(Extracted records Opens)

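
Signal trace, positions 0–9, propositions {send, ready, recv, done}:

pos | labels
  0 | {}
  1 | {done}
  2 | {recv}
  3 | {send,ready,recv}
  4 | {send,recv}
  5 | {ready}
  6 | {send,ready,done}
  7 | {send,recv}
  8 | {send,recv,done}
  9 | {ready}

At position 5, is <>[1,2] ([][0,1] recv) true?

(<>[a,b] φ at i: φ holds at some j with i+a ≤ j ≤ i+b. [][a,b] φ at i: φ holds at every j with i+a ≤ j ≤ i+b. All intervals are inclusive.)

Check [][0,1] recv at each j in [6,7]:
  j=6: fails at 6
  j=7: holds on [7,8]
Found at j=7 → formula holds.

True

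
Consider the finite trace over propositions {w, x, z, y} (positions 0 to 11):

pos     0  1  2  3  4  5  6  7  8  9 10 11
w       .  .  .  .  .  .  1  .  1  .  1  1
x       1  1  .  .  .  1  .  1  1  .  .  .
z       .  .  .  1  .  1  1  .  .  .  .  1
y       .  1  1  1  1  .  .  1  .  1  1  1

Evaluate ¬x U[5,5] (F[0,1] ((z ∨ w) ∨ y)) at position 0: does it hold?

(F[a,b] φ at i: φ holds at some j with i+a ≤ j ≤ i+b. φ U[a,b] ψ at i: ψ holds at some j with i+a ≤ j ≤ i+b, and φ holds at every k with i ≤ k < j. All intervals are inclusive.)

Need some j in [5,5] with F[0,1] ((z ∨ w) ∨ y), and ¬x at every k in [0,j-1].
  j=5: F[0,1] ((z ∨ w) ∨ y) holds, but ¬x fails at k=0 → not this j.
No j in the window works → until fails.

No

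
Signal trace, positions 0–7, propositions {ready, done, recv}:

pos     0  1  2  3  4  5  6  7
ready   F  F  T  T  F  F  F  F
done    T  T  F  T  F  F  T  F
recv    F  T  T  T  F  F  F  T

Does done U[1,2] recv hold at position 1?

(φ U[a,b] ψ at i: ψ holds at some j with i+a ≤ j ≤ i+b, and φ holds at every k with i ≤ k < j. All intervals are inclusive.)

Holds

Need some j in [2,3] with recv, and done at every k in [1,j-1].
  j=2: recv holds; done holds at every k in [1,1] → satisfied.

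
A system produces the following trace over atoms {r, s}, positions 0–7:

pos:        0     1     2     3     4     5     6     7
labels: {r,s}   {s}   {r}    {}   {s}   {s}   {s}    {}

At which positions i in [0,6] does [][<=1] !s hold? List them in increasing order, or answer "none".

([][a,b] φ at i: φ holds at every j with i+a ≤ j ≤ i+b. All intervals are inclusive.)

2

Evaluate at each i in [0,6]:
  i=0: ✗ (fails at j=0)
  i=1: ✗ (fails at j=1)
  i=2: ✓ (all of [2,3])
  i=3: ✗ (fails at j=4)
  i=4: ✗ (fails at j=4)
  i=5: ✗ (fails at j=5)
  i=6: ✗ (fails at j=6)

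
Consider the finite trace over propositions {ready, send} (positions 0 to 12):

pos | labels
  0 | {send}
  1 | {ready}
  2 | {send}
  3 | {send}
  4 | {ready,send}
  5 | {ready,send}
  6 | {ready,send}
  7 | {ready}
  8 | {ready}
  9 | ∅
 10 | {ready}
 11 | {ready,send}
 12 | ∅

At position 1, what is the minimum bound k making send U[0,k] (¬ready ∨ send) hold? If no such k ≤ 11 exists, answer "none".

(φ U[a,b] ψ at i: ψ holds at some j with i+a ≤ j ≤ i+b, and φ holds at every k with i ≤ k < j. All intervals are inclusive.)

none

Need earliest j ≥ 1 with (¬ready ∨ send), and send at every k in [1,j-1].
  j=1: rhs fails.
  j=2: rhs holds but lhs fails at k=1.
  j=3: rhs holds but lhs fails at k=1.
  j=4: rhs holds but lhs fails at k=1.
  j=5: rhs holds but lhs fails at k=1.
  j=6: rhs holds but lhs fails at k=1.
  j=7: rhs fails.
  j=8: rhs fails.
  j=9: rhs holds but lhs fails at k=1.
  j=10: rhs fails.
  j=11: rhs holds but lhs fails at k=1.
  j=12: rhs holds but lhs fails at k=1.
No witness within the range → none.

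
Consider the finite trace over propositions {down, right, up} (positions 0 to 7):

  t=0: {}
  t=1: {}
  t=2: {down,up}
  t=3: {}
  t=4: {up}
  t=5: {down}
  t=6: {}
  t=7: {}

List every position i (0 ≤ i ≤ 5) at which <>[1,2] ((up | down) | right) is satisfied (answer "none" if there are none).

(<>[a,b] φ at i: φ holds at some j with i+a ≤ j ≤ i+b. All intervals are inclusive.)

0, 1, 2, 3, 4

Evaluate at each i in [0,5]:
  i=0: ✓ (witness j=2)
  i=1: ✓ (witness j=2)
  i=2: ✓ (witness j=4)
  i=3: ✓ (witness j=4)
  i=4: ✓ (witness j=5)
  i=5: ✗ (none in [6,7])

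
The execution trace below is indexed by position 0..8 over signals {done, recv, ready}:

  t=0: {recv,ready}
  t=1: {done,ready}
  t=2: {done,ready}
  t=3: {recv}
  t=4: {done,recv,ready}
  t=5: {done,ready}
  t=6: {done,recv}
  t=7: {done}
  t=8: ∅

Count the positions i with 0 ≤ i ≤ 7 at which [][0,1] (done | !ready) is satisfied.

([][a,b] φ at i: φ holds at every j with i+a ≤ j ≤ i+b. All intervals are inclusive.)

7

Evaluate at each i in [0,7]:
  i=0: ✗ (fails at j=0)
  i=1: ✓ (all of [1,2])
  i=2: ✓ (all of [2,3])
  i=3: ✓ (all of [3,4])
  i=4: ✓ (all of [4,5])
  i=5: ✓ (all of [5,6])
  i=6: ✓ (all of [6,7])
  i=7: ✓ (all of [7,8])
Positions where it holds: {1, 2, 3, 4, 5, 6, 7} → 7.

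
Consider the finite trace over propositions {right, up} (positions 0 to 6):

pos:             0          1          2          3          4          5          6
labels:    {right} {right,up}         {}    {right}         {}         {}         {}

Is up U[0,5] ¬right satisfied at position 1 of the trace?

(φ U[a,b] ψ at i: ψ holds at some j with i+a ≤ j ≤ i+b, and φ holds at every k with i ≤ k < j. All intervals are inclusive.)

Need some j in [1,6] with ¬right, and up at every k in [1,j-1].
  j=1: ¬right false.
  j=2: ¬right holds; up holds at every k in [1,1] → satisfied.

True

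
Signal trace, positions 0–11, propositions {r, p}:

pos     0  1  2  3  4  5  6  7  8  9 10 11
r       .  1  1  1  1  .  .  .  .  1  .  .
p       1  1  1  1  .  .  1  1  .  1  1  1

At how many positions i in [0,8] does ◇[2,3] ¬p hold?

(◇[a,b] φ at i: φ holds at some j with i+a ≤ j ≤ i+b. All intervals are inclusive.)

Evaluate at each i in [0,8]:
  i=0: ✗ (none in [2,3])
  i=1: ✓ (witness j=4)
  i=2: ✓ (witness j=4)
  i=3: ✓ (witness j=5)
  i=4: ✗ (none in [6,7])
  i=5: ✓ (witness j=8)
  i=6: ✓ (witness j=8)
  i=7: ✗ (none in [9,10])
  i=8: ✗ (none in [10,11])
Positions where it holds: {1, 2, 3, 5, 6} → 5.

5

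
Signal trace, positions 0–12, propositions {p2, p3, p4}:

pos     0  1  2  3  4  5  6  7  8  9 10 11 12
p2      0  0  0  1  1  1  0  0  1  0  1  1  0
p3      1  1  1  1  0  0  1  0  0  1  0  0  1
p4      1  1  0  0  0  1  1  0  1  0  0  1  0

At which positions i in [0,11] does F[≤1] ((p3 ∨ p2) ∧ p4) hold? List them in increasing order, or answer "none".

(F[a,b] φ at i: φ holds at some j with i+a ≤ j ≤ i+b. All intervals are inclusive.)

Evaluate at each i in [0,11]:
  i=0: ✓ (witness j=0)
  i=1: ✓ (witness j=1)
  i=2: ✗ (none in [2,3])
  i=3: ✗ (none in [3,4])
  i=4: ✓ (witness j=5)
  i=5: ✓ (witness j=5)
  i=6: ✓ (witness j=6)
  i=7: ✓ (witness j=8)
  i=8: ✓ (witness j=8)
  i=9: ✗ (none in [9,10])
  i=10: ✓ (witness j=11)
  i=11: ✓ (witness j=11)

0, 1, 4, 5, 6, 7, 8, 10, 11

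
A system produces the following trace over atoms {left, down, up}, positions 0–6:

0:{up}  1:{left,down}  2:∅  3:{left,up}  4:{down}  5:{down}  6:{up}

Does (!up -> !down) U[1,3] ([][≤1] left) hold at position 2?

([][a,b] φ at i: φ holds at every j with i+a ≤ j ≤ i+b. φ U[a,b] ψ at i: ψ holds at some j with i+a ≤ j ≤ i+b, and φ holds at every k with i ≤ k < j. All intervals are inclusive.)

Need some j in [3,5] with [][≤1] left, and (!up -> !down) at every k in [2,j-1].
  j=3: [][≤1] left — fails at 4.
  j=4: [][≤1] left — fails at 4.
  j=5: [][≤1] left — fails at 5.
No j in the window works → until fails.

False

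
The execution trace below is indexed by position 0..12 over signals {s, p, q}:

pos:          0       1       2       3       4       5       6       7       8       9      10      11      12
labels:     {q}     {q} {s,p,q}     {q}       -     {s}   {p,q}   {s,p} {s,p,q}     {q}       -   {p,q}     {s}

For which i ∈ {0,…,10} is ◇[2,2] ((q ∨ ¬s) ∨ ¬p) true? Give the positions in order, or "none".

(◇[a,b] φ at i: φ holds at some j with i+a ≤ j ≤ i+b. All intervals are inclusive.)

Evaluate at each i in [0,10]:
  i=0: ✓ (witness j=2)
  i=1: ✓ (witness j=3)
  i=2: ✓ (witness j=4)
  i=3: ✓ (witness j=5)
  i=4: ✓ (witness j=6)
  i=5: ✗ (none in [7,7])
  i=6: ✓ (witness j=8)
  i=7: ✓ (witness j=9)
  i=8: ✓ (witness j=10)
  i=9: ✓ (witness j=11)
  i=10: ✓ (witness j=12)

0, 1, 2, 3, 4, 6, 7, 8, 9, 10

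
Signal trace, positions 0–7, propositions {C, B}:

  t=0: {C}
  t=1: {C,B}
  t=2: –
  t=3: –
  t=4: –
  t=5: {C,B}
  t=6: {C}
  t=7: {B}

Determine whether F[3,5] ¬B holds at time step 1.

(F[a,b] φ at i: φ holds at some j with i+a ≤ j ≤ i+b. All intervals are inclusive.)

Check ¬B at each j in [4,6]:
  j=4: true
  j=5: false
  j=6: true
Found at j=4 → formula holds.

Yes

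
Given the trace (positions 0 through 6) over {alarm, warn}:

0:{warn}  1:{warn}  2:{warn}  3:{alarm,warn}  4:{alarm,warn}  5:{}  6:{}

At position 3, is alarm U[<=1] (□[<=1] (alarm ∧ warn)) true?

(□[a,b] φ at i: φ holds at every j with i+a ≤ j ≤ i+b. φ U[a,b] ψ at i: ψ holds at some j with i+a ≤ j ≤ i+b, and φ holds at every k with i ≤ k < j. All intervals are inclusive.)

Holds

Need some j in [3,4] with □[<=1] (alarm ∧ warn), and alarm at every k in [3,j-1].
  j=3: □[<=1] (alarm ∧ warn) holds; no prefix to check → satisfied.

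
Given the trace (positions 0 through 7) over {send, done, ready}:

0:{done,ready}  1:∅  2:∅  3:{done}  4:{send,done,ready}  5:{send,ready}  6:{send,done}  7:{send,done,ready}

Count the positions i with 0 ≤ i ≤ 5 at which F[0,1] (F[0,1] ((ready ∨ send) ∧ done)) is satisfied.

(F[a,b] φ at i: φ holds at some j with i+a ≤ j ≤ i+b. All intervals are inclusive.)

5

Evaluate at each i in [0,5]:
  i=0: ✓ (witness j=0)
  i=1: ✗ (none in [1,2])
  i=2: ✓ (witness j=3)
  i=3: ✓ (witness j=3)
  i=4: ✓ (witness j=4)
  i=5: ✓ (witness j=5)
Positions where it holds: {0, 2, 3, 4, 5} → 5.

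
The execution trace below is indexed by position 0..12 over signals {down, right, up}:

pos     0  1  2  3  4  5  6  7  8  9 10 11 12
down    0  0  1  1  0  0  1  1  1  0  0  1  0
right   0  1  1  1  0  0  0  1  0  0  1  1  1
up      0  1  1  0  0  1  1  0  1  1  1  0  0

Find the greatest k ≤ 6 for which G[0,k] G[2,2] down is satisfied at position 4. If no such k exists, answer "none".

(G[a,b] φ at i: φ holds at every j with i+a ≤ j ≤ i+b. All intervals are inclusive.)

2

G[2,2] down must hold from j=4 onward; find where it first fails.
  j=4: holds
  j=5: holds
  j=6: holds
  j=7: fails
Holds on [4,6], so largest k = 2.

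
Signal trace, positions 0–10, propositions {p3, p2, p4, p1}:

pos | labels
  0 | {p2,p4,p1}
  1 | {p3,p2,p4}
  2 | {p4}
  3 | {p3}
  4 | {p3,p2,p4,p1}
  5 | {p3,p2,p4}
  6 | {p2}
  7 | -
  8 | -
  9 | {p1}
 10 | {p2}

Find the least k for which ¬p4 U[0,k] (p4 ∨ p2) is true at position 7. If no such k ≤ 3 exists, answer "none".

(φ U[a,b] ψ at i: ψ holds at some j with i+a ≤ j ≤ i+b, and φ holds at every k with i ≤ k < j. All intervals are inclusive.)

3

Need earliest j ≥ 7 with (p4 ∨ p2), and ¬p4 at every k in [7,j-1].
  j=7: rhs fails.
  j=8: rhs fails.
  j=9: rhs fails.
  j=10: rhs holds; lhs holds on [7,9]. k = 3.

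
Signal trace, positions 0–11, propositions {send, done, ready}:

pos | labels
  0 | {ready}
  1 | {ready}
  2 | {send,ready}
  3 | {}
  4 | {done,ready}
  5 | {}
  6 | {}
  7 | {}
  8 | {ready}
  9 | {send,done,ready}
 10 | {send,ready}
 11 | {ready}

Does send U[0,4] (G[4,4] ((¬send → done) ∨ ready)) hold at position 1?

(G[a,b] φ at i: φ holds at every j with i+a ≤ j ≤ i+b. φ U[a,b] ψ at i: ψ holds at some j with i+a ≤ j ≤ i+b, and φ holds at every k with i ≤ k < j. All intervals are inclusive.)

Need some j in [1,5] with G[4,4] ((¬send → done) ∨ ready), and send at every k in [1,j-1].
  j=1: G[4,4] ((¬send → done) ∨ ready) — fails at 5.
  j=2: G[4,4] ((¬send → done) ∨ ready) — fails at 6.
  j=3: G[4,4] ((¬send → done) ∨ ready) — fails at 7.
  j=4: G[4,4] ((¬send → done) ∨ ready) holds, but send fails at k=1 → not this j.
  j=5: G[4,4] ((¬send → done) ∨ ready) holds, but send fails at k=1 → not this j.
No j in the window works → until fails.

False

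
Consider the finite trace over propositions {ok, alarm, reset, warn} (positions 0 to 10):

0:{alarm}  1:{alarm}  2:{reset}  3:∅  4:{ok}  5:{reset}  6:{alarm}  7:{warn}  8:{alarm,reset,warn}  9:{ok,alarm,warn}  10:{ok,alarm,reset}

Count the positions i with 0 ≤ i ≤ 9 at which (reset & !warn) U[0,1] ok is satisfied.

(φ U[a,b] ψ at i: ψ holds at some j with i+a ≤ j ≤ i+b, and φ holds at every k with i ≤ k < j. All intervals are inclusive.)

Evaluate at each i in [0,9]:
  i=0: ✗ (no rhs in [0,1])
  i=1: ✗ (no rhs in [1,2])
  i=2: ✗ (no rhs in [2,3])
  i=3: ✗ (lhs fails at k=3 before rhs at j=4)
  i=4: ✓ (rhs at j=4)
  i=5: ✗ (no rhs in [5,6])
  i=6: ✗ (no rhs in [6,7])
  i=7: ✗ (no rhs in [7,8])
  i=8: ✗ (lhs fails at k=8 before rhs at j=9)
  i=9: ✓ (rhs at j=9)
Positions where it holds: {4, 9} → 2.

2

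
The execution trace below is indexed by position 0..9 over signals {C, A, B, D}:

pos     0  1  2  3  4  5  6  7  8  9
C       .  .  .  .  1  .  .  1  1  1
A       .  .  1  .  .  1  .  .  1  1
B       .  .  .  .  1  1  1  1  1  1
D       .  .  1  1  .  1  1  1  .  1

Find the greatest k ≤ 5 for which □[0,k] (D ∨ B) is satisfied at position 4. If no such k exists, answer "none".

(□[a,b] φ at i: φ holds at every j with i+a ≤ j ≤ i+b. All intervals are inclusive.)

(D ∨ B) must hold from j=4 onward; find where it first fails.
  j=4: holds
  j=5: holds
  j=6: holds
  j=7: holds
  j=8: holds
  j=9: holds
Holds through j=9; largest k = 5.

5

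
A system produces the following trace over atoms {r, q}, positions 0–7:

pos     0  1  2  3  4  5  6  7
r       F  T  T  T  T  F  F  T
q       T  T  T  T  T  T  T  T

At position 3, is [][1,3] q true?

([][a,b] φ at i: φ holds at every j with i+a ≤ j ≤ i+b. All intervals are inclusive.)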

(Extracted records Closes)

→ Your instructions
Look through the entries above, and wherever a line holds the string "Count", copy it.

→ Solution to the exercise
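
Count the positions i with 0 ≤ i ≤ 7 at which [][0,1] (done | !ready) is satisfied.
Count the positions i with 0 ≤ i ≤ 5 at which F[0,1] (F[0,1] ((ready ∨ send) ∧ done)) is satisfied.
Count the positions i with 0 ≤ i ≤ 9 at which (reset & !warn) U[0,1] ok is satisfied.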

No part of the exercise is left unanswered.